* [PROBLEM STATEMENT] Go through the material below and count the lines in which the word "Audio" occurs; the only output is the number.

* [GIVEN DATA]

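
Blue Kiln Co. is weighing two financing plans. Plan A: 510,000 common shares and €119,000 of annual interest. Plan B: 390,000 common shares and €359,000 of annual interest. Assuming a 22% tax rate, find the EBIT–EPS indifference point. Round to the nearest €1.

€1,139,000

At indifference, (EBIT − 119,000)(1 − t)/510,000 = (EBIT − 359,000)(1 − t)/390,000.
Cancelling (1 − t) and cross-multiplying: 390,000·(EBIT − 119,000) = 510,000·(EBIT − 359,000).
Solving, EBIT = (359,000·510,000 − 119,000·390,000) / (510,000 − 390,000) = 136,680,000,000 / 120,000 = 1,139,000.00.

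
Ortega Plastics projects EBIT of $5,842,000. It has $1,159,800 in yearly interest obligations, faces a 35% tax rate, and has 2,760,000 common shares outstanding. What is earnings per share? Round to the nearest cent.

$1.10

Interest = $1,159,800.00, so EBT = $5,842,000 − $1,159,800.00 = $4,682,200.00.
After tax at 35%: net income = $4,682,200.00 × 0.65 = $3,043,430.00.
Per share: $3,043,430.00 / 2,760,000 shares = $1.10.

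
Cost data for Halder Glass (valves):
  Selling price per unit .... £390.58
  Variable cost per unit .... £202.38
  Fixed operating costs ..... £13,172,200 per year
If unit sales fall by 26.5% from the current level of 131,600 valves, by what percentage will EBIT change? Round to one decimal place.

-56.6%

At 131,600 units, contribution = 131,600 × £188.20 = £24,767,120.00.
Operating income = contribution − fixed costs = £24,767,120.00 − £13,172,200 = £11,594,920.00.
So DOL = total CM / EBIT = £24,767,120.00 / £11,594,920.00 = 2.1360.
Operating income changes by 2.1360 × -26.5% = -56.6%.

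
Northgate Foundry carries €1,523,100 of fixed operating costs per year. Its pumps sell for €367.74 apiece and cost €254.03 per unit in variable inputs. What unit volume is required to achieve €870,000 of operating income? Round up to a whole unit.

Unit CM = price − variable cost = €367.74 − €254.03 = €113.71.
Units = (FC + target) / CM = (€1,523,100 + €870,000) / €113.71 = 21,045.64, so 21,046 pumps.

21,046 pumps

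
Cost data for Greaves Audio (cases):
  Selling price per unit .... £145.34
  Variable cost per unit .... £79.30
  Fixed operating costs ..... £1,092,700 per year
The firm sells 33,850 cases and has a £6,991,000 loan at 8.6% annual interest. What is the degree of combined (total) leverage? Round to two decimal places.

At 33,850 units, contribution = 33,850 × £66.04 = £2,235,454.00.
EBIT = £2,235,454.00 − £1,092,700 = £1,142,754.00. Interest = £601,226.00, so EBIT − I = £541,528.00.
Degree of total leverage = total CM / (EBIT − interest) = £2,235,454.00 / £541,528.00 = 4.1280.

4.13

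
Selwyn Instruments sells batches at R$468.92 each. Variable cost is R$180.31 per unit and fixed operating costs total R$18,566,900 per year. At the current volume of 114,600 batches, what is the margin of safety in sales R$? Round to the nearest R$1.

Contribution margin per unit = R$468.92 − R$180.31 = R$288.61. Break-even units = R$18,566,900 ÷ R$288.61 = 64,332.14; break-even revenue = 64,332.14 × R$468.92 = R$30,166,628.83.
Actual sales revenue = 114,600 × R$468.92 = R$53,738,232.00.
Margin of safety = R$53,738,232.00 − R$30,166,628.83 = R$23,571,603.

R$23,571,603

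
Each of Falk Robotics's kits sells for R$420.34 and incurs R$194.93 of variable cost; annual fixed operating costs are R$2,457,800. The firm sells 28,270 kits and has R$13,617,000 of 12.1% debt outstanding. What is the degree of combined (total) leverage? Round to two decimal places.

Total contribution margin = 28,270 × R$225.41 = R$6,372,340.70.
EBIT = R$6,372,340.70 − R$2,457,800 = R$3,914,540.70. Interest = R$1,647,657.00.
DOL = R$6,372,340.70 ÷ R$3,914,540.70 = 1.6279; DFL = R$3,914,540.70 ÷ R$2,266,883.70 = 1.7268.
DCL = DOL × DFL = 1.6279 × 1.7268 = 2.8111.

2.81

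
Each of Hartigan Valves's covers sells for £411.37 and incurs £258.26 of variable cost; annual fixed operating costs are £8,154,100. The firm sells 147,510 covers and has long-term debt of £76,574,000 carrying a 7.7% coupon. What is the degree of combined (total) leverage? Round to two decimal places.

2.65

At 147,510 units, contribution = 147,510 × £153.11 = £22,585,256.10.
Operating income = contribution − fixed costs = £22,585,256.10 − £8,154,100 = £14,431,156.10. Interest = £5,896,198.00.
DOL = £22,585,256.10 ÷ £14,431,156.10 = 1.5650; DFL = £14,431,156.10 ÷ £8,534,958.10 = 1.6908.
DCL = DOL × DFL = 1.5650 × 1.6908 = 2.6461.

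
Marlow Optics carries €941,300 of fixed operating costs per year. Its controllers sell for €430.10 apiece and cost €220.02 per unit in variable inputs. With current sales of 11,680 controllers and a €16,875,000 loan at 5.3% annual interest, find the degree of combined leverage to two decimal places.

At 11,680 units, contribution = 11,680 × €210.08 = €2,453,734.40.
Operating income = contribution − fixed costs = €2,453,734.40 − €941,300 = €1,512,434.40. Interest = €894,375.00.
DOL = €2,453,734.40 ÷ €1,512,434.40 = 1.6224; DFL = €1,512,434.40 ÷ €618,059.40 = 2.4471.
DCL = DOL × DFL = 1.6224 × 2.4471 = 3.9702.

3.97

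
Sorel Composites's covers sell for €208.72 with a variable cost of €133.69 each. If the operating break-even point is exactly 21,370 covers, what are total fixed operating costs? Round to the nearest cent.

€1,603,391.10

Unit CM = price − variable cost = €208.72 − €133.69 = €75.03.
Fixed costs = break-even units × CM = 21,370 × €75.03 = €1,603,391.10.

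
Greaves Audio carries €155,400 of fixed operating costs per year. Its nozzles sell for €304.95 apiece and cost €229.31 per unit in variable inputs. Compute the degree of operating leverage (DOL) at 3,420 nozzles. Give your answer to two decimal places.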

* [ANSWER SPACE] 2